WORK TO COMPLETE >>
The answer must consist of each line below that contains the word "Euclidean", copied in full.

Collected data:
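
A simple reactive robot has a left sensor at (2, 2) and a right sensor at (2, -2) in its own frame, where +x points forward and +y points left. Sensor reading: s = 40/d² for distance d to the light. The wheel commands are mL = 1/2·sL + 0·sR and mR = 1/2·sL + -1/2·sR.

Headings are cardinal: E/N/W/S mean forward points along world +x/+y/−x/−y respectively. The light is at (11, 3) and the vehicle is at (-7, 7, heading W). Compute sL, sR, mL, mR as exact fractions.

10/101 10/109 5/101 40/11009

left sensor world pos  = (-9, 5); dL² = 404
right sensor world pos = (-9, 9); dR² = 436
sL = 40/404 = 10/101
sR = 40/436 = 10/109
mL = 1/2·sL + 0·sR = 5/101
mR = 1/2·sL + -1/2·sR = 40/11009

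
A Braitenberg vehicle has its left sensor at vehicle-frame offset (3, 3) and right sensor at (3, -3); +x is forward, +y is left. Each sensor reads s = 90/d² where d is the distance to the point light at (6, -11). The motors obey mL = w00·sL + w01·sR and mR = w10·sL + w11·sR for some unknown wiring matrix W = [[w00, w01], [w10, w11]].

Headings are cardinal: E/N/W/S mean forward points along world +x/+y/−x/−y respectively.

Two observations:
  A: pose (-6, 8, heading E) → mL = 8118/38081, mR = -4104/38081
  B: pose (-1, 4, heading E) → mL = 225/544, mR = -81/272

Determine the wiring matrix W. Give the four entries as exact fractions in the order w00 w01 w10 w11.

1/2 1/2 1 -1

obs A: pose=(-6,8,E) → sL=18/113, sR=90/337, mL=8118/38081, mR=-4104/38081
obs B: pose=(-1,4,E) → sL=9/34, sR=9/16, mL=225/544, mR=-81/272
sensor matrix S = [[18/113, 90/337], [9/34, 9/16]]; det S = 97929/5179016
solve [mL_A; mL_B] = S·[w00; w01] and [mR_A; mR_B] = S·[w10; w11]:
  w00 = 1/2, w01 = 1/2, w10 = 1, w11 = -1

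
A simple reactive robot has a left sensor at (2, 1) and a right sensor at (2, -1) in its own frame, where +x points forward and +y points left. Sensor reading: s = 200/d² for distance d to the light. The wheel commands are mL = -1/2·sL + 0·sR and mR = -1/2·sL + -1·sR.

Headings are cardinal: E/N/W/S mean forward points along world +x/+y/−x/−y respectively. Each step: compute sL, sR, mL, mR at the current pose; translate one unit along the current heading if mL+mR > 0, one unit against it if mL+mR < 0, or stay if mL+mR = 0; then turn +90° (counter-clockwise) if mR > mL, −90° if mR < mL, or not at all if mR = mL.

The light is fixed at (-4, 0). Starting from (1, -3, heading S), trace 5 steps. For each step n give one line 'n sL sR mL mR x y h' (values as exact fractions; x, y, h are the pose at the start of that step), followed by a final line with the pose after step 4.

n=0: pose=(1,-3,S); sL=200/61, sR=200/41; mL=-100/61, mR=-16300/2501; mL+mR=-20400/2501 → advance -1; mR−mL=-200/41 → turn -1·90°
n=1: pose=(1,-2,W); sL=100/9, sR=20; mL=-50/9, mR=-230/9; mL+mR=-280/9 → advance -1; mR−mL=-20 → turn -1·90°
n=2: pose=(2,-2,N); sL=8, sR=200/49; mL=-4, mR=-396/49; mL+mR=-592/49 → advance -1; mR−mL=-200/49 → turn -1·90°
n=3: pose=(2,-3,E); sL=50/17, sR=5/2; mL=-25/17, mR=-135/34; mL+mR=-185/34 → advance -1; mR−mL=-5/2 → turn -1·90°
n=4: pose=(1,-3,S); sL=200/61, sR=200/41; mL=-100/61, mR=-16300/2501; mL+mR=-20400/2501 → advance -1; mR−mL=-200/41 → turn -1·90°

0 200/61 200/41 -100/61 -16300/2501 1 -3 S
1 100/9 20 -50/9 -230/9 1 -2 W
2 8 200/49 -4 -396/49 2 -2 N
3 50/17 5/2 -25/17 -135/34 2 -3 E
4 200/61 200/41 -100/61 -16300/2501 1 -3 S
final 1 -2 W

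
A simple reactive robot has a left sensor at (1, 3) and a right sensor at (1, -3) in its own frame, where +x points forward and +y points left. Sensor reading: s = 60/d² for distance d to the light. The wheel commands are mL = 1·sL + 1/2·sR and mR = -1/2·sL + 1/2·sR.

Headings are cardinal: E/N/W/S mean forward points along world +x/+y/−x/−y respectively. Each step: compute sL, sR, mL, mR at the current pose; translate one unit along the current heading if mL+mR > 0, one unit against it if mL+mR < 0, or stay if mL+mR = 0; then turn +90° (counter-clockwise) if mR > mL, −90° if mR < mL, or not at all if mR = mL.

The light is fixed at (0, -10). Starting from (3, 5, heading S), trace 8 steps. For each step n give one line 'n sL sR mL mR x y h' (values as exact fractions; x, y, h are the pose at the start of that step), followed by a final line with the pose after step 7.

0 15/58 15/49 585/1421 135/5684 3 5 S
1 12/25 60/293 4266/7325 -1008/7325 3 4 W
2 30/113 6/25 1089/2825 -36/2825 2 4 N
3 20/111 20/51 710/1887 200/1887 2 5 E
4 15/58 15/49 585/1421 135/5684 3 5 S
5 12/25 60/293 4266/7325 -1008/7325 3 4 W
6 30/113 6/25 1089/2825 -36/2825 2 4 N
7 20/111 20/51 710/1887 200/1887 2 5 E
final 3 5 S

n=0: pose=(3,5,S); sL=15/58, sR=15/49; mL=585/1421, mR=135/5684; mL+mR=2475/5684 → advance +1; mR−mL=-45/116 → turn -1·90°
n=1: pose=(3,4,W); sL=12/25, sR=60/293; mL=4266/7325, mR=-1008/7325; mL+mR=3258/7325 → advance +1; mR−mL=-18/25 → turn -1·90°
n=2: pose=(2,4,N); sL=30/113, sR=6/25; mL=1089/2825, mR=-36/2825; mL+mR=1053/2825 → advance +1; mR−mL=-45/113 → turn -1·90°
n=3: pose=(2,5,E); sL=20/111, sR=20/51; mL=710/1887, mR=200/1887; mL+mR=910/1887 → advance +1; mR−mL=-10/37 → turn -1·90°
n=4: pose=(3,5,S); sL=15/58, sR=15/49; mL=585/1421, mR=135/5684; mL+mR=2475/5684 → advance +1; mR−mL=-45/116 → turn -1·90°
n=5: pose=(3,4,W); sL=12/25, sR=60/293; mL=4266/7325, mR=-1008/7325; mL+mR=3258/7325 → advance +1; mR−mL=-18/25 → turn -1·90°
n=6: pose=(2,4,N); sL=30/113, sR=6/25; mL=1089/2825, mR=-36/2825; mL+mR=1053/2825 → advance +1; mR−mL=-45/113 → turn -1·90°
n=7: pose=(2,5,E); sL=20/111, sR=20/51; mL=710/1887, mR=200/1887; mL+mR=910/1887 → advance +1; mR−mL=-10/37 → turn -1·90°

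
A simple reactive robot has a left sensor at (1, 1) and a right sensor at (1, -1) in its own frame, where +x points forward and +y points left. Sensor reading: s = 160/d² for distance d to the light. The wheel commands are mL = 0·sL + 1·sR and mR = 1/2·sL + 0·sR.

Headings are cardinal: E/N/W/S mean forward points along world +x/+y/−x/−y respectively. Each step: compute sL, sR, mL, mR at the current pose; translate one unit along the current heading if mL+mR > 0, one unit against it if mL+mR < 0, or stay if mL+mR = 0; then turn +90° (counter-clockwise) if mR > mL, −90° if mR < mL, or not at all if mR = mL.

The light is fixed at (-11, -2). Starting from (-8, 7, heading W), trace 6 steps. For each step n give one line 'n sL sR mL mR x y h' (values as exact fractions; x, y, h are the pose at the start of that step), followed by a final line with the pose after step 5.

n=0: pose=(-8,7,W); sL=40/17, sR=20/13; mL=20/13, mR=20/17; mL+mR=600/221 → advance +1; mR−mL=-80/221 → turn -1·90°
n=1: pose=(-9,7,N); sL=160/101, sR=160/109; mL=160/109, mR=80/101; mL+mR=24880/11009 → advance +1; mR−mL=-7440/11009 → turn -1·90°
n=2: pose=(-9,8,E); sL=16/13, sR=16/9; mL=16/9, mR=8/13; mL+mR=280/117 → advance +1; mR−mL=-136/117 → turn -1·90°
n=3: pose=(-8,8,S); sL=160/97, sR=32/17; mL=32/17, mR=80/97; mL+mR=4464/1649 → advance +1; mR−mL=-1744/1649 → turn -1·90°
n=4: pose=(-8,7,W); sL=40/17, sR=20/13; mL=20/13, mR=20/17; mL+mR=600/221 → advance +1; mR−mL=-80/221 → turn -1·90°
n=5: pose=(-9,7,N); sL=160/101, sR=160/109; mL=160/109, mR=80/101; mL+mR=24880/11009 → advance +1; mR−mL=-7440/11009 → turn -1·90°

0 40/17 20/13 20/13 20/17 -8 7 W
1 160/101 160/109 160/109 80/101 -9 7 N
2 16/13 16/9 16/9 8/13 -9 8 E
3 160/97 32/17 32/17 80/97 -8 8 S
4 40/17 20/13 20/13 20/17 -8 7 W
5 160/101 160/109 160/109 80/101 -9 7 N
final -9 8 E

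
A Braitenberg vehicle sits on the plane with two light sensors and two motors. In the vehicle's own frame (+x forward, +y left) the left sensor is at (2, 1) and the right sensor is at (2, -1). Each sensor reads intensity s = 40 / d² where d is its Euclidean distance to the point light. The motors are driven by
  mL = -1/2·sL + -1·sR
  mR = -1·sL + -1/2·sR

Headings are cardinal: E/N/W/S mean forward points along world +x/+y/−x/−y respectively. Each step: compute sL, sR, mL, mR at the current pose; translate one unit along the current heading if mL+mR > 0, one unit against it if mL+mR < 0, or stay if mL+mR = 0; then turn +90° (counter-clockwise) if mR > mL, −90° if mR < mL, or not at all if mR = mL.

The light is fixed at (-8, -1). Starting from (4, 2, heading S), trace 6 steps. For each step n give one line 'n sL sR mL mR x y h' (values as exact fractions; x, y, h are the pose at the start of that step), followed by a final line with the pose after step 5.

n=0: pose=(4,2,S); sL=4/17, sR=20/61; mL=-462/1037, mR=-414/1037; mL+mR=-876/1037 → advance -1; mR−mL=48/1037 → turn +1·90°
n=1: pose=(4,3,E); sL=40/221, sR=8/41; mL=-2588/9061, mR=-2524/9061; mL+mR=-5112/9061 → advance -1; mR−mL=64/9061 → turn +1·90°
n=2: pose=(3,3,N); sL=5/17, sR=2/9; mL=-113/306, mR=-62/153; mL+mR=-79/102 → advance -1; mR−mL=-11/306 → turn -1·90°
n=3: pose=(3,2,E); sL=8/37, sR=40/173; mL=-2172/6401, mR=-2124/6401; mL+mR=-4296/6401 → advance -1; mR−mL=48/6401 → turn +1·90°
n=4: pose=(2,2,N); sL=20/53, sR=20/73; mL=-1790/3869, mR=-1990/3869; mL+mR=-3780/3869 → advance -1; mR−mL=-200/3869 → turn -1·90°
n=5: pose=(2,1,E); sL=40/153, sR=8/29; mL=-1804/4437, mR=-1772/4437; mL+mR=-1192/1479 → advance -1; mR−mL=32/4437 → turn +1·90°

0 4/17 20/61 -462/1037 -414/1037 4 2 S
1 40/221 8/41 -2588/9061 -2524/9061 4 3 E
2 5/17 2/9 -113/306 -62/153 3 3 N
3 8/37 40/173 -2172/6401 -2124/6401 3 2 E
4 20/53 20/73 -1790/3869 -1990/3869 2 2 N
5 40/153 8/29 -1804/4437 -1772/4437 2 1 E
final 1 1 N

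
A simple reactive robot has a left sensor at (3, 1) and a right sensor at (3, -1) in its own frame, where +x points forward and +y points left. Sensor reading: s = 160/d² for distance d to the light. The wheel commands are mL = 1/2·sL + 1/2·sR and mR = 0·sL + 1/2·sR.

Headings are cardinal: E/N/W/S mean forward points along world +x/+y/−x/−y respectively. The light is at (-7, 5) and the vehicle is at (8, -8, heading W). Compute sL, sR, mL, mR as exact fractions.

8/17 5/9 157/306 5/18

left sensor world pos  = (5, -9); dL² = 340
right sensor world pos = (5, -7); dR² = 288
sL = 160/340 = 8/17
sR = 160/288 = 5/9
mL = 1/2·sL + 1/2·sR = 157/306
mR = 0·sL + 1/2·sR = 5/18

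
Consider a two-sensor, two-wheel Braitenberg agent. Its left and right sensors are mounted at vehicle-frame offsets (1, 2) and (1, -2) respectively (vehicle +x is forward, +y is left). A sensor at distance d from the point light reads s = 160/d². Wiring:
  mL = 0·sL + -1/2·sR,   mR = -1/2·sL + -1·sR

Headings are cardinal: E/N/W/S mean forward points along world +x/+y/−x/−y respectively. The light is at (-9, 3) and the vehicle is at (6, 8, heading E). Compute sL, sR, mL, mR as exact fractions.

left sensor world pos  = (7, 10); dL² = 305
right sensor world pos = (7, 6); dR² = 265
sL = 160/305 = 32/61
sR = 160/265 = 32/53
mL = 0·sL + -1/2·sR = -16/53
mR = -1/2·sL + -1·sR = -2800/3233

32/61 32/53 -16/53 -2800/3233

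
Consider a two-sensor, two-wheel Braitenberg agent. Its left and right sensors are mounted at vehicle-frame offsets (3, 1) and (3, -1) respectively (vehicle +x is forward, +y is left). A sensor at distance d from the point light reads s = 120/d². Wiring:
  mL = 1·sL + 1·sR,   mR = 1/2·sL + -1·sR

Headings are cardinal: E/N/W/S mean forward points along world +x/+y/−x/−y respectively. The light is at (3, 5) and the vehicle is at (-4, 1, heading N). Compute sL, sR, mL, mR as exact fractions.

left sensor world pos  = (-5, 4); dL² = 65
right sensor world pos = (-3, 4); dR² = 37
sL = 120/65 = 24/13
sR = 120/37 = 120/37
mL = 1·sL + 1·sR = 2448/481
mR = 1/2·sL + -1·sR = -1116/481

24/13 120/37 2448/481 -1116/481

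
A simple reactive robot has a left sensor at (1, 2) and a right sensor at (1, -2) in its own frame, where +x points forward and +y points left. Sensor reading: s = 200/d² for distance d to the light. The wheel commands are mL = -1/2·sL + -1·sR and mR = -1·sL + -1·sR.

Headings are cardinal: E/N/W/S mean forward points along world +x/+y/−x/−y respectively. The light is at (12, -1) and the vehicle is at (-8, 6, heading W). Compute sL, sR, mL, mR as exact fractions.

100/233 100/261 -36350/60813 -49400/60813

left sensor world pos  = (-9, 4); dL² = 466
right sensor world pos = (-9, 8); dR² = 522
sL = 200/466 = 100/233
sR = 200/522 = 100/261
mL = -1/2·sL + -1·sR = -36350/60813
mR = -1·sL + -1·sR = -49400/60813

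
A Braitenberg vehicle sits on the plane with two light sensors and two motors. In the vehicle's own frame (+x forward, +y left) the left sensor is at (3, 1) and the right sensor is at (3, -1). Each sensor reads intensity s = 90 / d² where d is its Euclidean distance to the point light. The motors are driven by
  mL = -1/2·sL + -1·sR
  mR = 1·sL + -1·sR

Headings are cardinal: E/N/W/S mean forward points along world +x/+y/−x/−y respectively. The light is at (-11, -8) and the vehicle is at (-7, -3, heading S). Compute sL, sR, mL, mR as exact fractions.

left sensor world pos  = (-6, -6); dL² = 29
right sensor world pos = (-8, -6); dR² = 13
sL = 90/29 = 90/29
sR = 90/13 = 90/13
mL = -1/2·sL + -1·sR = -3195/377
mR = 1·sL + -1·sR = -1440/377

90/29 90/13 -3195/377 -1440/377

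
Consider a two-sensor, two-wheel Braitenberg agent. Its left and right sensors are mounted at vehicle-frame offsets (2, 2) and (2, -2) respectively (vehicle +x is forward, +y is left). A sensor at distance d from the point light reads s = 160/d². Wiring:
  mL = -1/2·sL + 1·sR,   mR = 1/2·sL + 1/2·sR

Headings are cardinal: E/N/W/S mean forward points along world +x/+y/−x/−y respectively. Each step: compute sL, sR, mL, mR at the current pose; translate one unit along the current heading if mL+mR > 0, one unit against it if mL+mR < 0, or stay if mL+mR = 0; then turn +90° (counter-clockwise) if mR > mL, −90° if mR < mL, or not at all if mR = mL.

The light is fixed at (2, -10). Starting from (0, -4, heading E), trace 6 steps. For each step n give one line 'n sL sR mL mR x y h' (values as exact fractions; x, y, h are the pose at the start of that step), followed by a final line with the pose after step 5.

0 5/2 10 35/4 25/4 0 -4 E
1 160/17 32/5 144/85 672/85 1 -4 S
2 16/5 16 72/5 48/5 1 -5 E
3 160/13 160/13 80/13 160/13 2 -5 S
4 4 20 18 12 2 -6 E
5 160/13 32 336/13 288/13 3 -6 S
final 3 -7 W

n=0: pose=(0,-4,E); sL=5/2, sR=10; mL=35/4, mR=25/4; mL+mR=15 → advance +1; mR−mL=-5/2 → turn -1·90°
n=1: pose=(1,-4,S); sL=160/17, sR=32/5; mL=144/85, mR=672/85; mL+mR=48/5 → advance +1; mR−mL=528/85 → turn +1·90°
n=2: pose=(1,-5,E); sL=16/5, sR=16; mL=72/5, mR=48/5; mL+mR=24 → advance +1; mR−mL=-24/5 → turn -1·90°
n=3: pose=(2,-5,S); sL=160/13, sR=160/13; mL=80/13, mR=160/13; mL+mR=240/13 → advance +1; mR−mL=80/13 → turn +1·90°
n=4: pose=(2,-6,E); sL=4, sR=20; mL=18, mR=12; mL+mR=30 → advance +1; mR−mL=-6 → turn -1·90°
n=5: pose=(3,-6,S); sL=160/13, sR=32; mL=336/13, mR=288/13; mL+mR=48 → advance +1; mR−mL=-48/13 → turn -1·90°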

SOLUTION >>
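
A Braitenberg vehicle sits on the plane with two light sensors and two motors. In the vehicle's own frame (+x forward, +y left) the left sensor is at (2, 1) and the right sensor is at (2, -1). Each sensor reads intensity s = 40 / d² where d is its Euclidean distance to the point light. The motors are driven by
A Braitenberg vehicle sits on the plane with two light sensors and two motors. In the vehicle's own frame (+x forward, +y left) the left sensor is at (3, 1) and the right sensor is at (3, -1). Each sensor reads intensity s = 90 / d² where d is its Euclidean distance to the point light. The motors are driven by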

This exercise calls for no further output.